Your response should consist solely of the lines from the one containing "A pickup truck" through the final line of the entries, repeated exactly.

Stored data entries
= Beginning of Section =
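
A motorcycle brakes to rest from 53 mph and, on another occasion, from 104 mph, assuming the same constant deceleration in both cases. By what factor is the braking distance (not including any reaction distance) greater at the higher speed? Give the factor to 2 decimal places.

Factor ≈ 3.85

Braking distance d = v²/(2a), so with a fixed, d ∝ v².
Factor = (104/53)² = 1.9623² = 3.8506.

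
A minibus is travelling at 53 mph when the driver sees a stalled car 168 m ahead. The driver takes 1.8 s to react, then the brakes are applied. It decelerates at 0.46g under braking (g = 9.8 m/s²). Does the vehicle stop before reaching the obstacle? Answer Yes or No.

Yes

53 mph × 0.44704 = 23.6931 m/s.
a = 0.46 × 9.8 = 4.508 m/s².
Reaction distance = 23.6931 × 1.8 = 42.648 m.
Braking distance = v²/(2a) = 561.363 / 9.016 = 62.263 m.
Total stopping distance = 42.648 + 62.263 = 104.911 m, vs 168 m available — it stops with 168 − 104.911 = 63.089 m to spare.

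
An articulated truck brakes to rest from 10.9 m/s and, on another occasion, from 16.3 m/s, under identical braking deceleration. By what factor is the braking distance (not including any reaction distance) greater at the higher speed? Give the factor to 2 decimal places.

Braking distance d = v²/(2a), so with a fixed, d ∝ v².
Factor = (16.3/10.9)² = 1.4954² = 2.2362.

Factor ≈ 2.24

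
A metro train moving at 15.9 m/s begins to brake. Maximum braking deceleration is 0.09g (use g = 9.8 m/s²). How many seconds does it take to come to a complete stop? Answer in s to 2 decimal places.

a = 0.09 × 9.8 = 0.882 m/s².
Braking time = v/a = 15.9000 / 0.882 = 18.027 s.

Braking time ≈ 18.03 s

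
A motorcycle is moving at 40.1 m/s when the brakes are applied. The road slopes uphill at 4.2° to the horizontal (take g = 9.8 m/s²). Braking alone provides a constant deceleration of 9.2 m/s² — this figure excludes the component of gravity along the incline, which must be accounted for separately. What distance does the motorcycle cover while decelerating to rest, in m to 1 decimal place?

Gravity along the uphill slope adds to the braking deceleration: a_eff = 9.200 + 9.8·sin 4.2° = 9.200 + 0.718 = 9.918 m/s².
Braking distance = v²/(2a) = 40.1000² / (2 × 9.918) = 1608.010 / 19.836 = 81.065 m.

Braking distance ≈ 81.1 m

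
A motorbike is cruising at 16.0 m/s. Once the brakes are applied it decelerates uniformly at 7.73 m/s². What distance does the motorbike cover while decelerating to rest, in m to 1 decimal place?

Braking distance ≈ 16.6 m

Braking distance = v²/(2a) = 16.0000² / (2 × 7.730) = 256.000 / 15.460 = 16.559 m.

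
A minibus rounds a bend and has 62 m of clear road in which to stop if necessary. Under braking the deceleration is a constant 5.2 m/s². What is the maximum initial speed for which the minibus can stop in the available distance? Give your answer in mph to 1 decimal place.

v²/(2a) = d ⇒ v = √(2 × 5.200 × 62) = √644.80 = 25.3929 m/s.
25.3929 m/s ÷ 0.44704 = 56.802 mph.

Maximum speed ≈ 56.8 mph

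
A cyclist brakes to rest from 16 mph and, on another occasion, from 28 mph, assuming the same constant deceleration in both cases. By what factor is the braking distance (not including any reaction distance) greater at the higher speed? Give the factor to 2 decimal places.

Factor ≈ 3.06

Braking distance d = v²/(2a), so with a fixed, d ∝ v².
Factor = (28/16)² = 1.7500² = 3.0625.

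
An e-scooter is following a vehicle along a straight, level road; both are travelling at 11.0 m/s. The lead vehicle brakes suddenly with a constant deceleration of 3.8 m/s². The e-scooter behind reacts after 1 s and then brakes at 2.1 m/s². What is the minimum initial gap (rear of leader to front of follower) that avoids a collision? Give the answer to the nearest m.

Leader travels v²/(2a_L) = 121.000 / 7.600 = 15.921 m before stopping.
Follower covers v·t_r = 11.0000 × 1 = 11.000 m while reacting, then v²/(2a_F) = 121.000 / 4.200 = 28.810 m while braking, for a total of 11.000 + 28.810 = 39.810 m.
Since a_F ≤ a_L and the follower starts braking later, the follower is never slower than the leader, so the closest approach is when both have stopped.
Minimum gap = 39.810 − 15.921 = 23.889 m.

Minimum gap ≈ 24 m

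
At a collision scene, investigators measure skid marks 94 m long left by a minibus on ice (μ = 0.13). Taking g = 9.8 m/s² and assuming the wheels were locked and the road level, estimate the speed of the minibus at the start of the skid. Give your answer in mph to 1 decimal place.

Initial speed ≈ 34.6 mph

Deceleration a = μg = 0.13 × 9.8 = 1.274 m/s².
v = √(2a·d) = √(2 × 1.274 × 94) = √239.512 = 15.4762 m/s.
= 15.4762 ÷ 0.44704 = 34.619 mph.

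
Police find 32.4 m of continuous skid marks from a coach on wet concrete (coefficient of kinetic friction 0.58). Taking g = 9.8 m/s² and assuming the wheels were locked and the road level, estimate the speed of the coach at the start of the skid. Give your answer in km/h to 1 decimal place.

Deceleration a = μg = 0.58 × 9.8 = 5.684 m/s².
v = √(2a·d) = √(2 × 5.684 × 32.4) = √368.323 = 19.1917 m/s.
= 19.1917 × 3.6 = 69.090 km/h.

Initial speed ≈ 69.1 km/h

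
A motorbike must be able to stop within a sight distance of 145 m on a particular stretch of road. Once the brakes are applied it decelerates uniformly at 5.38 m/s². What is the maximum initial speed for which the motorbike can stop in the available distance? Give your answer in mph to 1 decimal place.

Maximum speed ≈ 88.4 mph

v²/(2a) = d ⇒ v = √(2 × 5.380 × 145) = √1560.20 = 39.4994 m/s.
39.4994 m/s ÷ 0.44704 = 88.358 mph.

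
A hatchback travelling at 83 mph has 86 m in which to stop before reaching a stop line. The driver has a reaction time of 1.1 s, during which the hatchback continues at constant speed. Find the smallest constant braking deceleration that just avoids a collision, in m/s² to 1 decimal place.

Required deceleration ≈ 15.2 m/s²

83 mph × 0.44704 = 37.1043 m/s.
Distance covered during reaction = 37.1043 × 1.1 = 40.815 m.
Distance available for braking: 86 − 40.815 = 45.185 m.
v² = 2a·d ⇒ a = v²/(2d) = 37.1043² / (2 × 45.185) = 1376.729 / 90.370 = 15.2344 m/s².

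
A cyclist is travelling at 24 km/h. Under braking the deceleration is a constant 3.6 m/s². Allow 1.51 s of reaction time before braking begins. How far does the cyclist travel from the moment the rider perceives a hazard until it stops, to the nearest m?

24 km/h ÷ 3.6 = 6.6667 m/s.
Reaction distance = v·t_r = 6.6667 × 1.51 = 10.067 m.
Braking distance = v²/(2a) = 6.6667² / (2 × 3.600) = 44.445 / 7.200 = 6.173 m.
Total = 10.067 + 6.173 = 16.240 m.

Total stopping distance ≈ 16 m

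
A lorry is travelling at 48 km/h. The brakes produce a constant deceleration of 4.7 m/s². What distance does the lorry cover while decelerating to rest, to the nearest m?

Braking distance ≈ 19 m

48 km/h ÷ 3.6 = 13.3333 m/s.
Braking distance = v²/(2a) = 13.3333² / (2 × 4.700) = 177.777 / 9.400 = 18.912 m.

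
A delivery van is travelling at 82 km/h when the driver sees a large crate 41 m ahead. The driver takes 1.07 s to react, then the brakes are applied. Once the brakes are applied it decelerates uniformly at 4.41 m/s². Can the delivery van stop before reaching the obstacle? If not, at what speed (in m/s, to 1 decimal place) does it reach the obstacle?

82 km/h ÷ 3.6 = 22.7778 m/s.
Reaction distance = 22.7778 × 1.07 = 24.372 m.
Braking distance needed to stop: v²/(2a) = 518.828 / 8.820 = 58.824 m, so total needed = 24.372 + 58.824 = 83.196 m > 41 m — it cannot stop.
Distance remaining when braking begins: 41 − 24.372 = 16.628 m.
v² = v₀² − 2a·d = 518.828 − 2 × 4.410 × 16.628 = 372.169 m²/s².
v = √372.169 = 19.292 m/s.

No — it strikes the obstacle at 19.3 m/s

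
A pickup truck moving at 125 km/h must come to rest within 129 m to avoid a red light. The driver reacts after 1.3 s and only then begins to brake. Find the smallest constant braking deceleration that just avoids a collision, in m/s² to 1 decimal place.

125 km/h ÷ 3.6 = 34.7222 m/s.
Distance covered during reaction = 34.7222 × 1.3 = 45.139 m.
Distance available for braking: 129 − 45.139 = 83.861 m.
v² = 2a·d ⇒ a = v²/(2d) = 34.7222² / (2 × 83.861) = 1205.631 / 167.722 = 7.1883 m/s².

Required deceleration ≈ 7.2 m/s²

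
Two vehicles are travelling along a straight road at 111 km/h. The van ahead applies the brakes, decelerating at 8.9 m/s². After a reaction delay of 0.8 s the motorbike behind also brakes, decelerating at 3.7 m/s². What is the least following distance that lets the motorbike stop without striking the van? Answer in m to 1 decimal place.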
= End of Section =
### Task solution
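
A pickup truck moving at 125 km/h must come to rest within 129 m to avoid a red light. The driver reacts after 1.3 s and only then begins to brake. Find the smallest constant braking deceleration that just avoids a collision, in m/s² to 1 decimal place.

125 km/h ÷ 3.6 = 34.7222 m/s.
Distance covered during reaction = 34.7222 × 1.3 = 45.139 m.
Distance available for braking: 129 − 45.139 = 83.861 m.
v² = 2a·d ⇒ a = v²/(2d) = 34.7222² / (2 × 83.861) = 1205.631 / 167.722 = 7.1883 m/s².

Required deceleration ≈ 7.2 m/s²

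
Two vehicles are travelling along a straight road at 111 km/h. The van ahead applies the brakes, decelerating at 8.9 m/s². After a reaction delay of 0.8 s the motorbike behind also brakes, decelerating at 3.7 m/s². What is the least following distance that lets the motorbike stop without striking the van? Answer in m to 1 decimal place.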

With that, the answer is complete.